=== Entries shown ===
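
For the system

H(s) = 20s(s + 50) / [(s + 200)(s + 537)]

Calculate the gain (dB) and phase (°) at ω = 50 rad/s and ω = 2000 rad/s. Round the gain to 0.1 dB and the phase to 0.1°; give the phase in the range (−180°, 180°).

ω = 50: -3.9 dB, 115.6°; ω = 2000: 25.7 dB, 19.3°

At s = jω = j50:
zero (s+50): 50 + j50 → |·| = √(50²+50²) = √5000 ≈ 70.711, ∠ = arctan(50/50) ≈ 45.00°
zero at origin: s = j50 → |·| = 50, ∠ = 90.00°
pole (s+200): 200 + j50 → |·| = √(200²+50²) = √42500 ≈ 206.16, ∠ = arctan(50/200) ≈ 14.04°
pole (s+537): 537 + j50 → |·| = √(537²+50²) = √290869 ≈ 539.32, ∠ = arctan(50/537) ≈ 5.32°
|H| = 20 · 3535.5 / 1.1119e+05 ≈ 0.63594
Gain = 20 log₁₀(0.63594) ≈ -3.93 dB
∠H = 135.00° − 19.36° = 115.64°

At s = jω = j2000:
zero (s+50): 50 + j2000 → |·| = √(50²+2000²) = √4002500 ≈ 2000.6, ∠ = arctan(2000/50) ≈ 88.57°
zero at origin: s = j2000 → |·| = 2000, ∠ = 90.00°
pole (s+200): 200 + j2000 → |·| = √(200²+2000²) = √4040000 ≈ 2010, ∠ = arctan(2000/200) ≈ 84.29°
pole (s+537): 537 + j2000 → |·| = √(537²+2000²) = √4288369 ≈ 2070.8, ∠ = arctan(2000/537) ≈ 74.97°
|H| = 20 · 4.0012e+06 / 4.1623e+06 ≈ 19.226
Gain = 20 log₁₀(19.226) ≈ 25.68 dB
∠H = 178.57° − 159.26° = 19.31°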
===
_What the task requires_
All lines above are to be transcribed exactly.

_Solution below_
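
For the system

H(s) = 20s(s + 50) / [(s + 200)(s + 537)]

Calculate the gain (dB) and phase (°) at ω = 50 rad/s and ω = 2000 rad/s. Round the gain to 0.1 dB and the phase to 0.1°; give the phase in the range (−180°, 180°).

ω = 50: -3.9 dB, 115.6°; ω = 2000: 25.7 dB, 19.3°

At s = jω = j50:
zero (s+50): 50 + j50 → |·| = √(50²+50²) = √5000 ≈ 70.711, ∠ = arctan(50/50) ≈ 45.00°
zero at origin: s = j50 → |·| = 50, ∠ = 90.00°
pole (s+200): 200 + j50 → |·| = √(200²+50²) = √42500 ≈ 206.16, ∠ = arctan(50/200) ≈ 14.04°
pole (s+537): 537 + j50 → |·| = √(537²+50²) = √290869 ≈ 539.32, ∠ = arctan(50/537) ≈ 5.32°
|H| = 20 · 3535.5 / 1.1119e+05 ≈ 0.63594
Gain = 20 log₁₀(0.63594) ≈ -3.93 dB
∠H = 135.00° − 19.36° = 115.64°

At s = jω = j2000:
zero (s+50): 50 + j2000 → |·| = √(50²+2000²) = √4002500 ≈ 2000.6, ∠ = arctan(2000/50) ≈ 88.57°
zero at origin: s = j2000 → |·| = 2000, ∠ = 90.00°
pole (s+200): 200 + j2000 → |·| = √(200²+2000²) = √4040000 ≈ 2010, ∠ = arctan(2000/200) ≈ 84.29°
pole (s+537): 537 + j2000 → |·| = √(537²+2000²) = √4288369 ≈ 2070.8, ∠ = arctan(2000/537) ≈ 74.97°
|H| = 20 · 4.0012e+06 / 4.1623e+06 ≈ 19.226
Gain = 20 log₁₀(19.226) ≈ 25.68 dB
∠H = 178.57° − 159.26° = 19.31°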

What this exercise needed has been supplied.